Start of Dataset records

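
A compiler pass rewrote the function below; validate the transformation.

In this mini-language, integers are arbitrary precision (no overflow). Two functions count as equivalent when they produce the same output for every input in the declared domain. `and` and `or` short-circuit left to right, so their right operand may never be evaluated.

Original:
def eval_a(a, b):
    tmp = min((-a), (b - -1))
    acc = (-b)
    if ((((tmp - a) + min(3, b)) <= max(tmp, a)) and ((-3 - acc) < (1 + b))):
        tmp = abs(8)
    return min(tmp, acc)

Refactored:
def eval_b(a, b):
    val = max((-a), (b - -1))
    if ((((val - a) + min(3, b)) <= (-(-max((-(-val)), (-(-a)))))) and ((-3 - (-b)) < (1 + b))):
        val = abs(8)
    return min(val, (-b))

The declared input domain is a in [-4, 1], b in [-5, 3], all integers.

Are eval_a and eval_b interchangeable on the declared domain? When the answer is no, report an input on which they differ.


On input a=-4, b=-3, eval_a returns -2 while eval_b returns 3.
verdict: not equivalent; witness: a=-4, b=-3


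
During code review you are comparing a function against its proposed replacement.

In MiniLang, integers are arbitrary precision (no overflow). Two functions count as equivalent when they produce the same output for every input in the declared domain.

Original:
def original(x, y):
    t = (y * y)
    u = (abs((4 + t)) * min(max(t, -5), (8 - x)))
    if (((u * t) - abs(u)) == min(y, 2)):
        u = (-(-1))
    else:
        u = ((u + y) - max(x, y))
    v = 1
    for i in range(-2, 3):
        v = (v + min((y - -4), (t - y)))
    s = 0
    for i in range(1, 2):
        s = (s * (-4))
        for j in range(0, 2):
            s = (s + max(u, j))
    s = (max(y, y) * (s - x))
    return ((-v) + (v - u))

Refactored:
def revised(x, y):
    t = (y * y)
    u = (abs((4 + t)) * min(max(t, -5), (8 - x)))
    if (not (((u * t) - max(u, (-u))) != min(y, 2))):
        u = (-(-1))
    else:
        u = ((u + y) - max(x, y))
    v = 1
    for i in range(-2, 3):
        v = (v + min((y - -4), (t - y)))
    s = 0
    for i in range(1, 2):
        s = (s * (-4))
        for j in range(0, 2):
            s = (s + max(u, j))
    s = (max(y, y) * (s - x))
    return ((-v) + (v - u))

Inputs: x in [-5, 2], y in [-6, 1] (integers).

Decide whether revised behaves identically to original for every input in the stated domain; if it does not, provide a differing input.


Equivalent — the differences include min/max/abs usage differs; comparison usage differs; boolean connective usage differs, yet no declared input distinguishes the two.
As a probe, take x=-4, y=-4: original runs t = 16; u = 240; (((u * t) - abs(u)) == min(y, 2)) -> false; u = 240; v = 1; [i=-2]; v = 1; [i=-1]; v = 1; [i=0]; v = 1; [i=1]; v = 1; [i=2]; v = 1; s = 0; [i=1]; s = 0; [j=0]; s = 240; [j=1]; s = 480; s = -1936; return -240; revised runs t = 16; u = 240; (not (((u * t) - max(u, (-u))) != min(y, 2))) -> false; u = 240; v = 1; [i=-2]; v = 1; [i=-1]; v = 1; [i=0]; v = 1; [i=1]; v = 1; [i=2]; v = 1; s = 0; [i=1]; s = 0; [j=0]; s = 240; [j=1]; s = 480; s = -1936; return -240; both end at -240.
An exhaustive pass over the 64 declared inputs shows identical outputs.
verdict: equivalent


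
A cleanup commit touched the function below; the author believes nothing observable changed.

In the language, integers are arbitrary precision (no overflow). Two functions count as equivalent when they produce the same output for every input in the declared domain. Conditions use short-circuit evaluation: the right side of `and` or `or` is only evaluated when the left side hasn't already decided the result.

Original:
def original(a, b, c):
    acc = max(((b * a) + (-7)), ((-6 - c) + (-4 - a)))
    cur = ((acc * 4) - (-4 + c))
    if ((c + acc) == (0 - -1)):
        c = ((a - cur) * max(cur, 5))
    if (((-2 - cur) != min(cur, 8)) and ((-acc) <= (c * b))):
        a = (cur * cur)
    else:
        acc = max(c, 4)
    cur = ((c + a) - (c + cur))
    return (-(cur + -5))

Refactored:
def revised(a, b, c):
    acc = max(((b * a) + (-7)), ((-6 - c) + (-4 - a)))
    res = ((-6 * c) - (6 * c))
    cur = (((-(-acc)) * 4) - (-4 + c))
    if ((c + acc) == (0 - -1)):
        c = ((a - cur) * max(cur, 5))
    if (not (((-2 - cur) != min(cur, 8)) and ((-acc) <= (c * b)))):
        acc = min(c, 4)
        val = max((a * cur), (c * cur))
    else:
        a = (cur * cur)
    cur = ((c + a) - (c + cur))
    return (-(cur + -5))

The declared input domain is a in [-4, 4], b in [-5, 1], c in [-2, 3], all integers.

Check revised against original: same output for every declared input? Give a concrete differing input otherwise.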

End of Dataset records
Start of Dataset records

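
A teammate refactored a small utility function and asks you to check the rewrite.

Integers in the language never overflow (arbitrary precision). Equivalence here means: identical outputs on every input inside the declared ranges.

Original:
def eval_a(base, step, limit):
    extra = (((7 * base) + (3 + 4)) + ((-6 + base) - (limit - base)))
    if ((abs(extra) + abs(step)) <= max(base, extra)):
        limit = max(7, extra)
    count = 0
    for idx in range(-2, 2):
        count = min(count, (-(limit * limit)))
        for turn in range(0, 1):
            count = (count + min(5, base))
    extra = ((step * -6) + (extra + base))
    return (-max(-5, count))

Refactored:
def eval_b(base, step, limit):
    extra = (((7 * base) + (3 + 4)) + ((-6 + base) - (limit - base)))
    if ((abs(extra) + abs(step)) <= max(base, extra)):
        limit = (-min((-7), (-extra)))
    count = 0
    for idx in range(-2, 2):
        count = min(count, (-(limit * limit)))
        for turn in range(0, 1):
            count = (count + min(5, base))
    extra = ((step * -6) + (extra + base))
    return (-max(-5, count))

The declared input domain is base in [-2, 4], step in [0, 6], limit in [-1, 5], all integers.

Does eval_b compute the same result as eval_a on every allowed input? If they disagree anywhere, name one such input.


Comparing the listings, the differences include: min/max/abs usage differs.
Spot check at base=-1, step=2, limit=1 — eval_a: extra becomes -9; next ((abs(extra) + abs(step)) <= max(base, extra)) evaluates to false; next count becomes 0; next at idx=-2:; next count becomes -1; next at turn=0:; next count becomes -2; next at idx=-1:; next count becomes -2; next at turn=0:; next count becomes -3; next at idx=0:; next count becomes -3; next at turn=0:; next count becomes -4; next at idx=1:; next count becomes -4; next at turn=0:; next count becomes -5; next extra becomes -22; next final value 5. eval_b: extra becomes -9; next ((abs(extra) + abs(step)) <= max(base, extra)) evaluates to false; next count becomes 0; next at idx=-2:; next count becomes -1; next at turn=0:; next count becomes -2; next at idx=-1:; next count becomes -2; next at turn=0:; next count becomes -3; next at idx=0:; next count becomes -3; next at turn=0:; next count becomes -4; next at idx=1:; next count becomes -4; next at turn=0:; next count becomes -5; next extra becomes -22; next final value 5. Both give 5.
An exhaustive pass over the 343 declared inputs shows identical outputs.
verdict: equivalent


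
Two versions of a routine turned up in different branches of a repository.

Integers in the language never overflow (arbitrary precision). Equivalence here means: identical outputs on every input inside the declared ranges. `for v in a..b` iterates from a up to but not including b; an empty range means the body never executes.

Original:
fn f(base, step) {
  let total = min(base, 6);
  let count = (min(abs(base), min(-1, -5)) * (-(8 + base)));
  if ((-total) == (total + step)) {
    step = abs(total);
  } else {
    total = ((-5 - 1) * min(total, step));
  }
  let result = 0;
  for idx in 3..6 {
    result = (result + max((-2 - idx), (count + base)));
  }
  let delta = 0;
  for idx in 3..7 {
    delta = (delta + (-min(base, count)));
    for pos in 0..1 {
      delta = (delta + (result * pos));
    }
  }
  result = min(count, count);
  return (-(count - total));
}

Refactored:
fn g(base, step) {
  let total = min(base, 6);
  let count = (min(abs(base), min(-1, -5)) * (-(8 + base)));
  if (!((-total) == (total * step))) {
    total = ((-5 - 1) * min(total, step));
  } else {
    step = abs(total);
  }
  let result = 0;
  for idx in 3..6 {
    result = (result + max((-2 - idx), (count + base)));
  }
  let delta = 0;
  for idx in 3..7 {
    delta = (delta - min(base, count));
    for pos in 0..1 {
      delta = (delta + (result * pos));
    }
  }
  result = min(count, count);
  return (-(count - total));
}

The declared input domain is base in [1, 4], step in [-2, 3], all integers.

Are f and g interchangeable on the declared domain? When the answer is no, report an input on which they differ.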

End of Dataset records
Start of Dataset records

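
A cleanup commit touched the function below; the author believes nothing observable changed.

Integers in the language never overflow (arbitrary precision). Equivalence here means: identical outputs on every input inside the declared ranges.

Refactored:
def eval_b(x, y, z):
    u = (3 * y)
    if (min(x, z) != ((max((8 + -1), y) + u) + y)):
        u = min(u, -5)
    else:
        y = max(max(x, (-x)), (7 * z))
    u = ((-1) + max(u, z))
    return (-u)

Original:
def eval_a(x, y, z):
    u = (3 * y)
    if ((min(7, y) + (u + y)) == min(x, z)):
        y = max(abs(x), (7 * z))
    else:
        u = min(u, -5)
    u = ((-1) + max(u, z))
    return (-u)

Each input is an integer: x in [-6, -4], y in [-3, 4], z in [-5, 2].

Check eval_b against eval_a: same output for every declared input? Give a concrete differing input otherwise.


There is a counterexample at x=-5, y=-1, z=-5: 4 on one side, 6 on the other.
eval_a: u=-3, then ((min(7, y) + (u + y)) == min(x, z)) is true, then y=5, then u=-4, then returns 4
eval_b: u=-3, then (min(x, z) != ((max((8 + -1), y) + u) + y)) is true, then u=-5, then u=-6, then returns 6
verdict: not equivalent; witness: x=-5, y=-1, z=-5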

End of Dataset records

● **Problem to work on**: Could you transcribe the entries above word for word, from the line with "res = ((-6 * c) - (6 * c))" down to the line with "The declared input domain is a in [-4, 4], b", keeping both?

● **Result of this task**:
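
    res = ((-6 * c) - (6 * c))
    cur = (((-(-acc)) * 4) - (-4 + c))
    if ((c + acc) == (0 - -1)):
        c = ((a - cur) * max(cur, 5))
    if (not (((-2 - cur) != min(cur, 8)) and ((-acc) <= (c * b)))):
        acc = min(c, 4)
        val = max((a * cur), (c * cur))
    else:
        a = (cur * cur)
    cur = ((c + a) - (c + cur))
    return (-(cur + -5))

The declared input domain is a in [-4, 4], b in [-5, 1], c in [-2, 3], all integers.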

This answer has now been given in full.